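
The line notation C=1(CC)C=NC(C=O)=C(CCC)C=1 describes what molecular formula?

Heavy atoms from the SMILES: 11 C, 1 N, 1 O.
Implicit hydrogens by atom environment:
  3 × C: 2 H each → 6
  3 × C (aromatic): no H
  2 × C: 3 H each → 6
  2 × C (aromatic): 1 H each → 2
  1 × C: 1 H
  1 × N (aromatic): no H
  1 × O: no H
  Total hydrogens = 15.
Molecular formula: C11H15NO

C11H15NO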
^^^^^^^^
**TASK INSTRUCTIONS**
Set down each record again, exactly as written.

**SOLUTION TO THE EXERCISE**
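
The line notation C=1(CC)C=NC(C=O)=C(CCC)C=1 describes what molecular formula?

Heavy atoms from the SMILES: 11 C, 1 N, 1 O.
Implicit hydrogens by atom environment:
  3 × C: 2 H each → 6
  3 × C (aromatic): no H
  2 × C: 3 H each → 6
  2 × C (aromatic): 1 H each → 2
  1 × C: 1 H
  1 × N (aromatic): no H
  1 × O: no H
  Total hydrogens = 15.
Molecular formula: C11H15NO

C11H15NO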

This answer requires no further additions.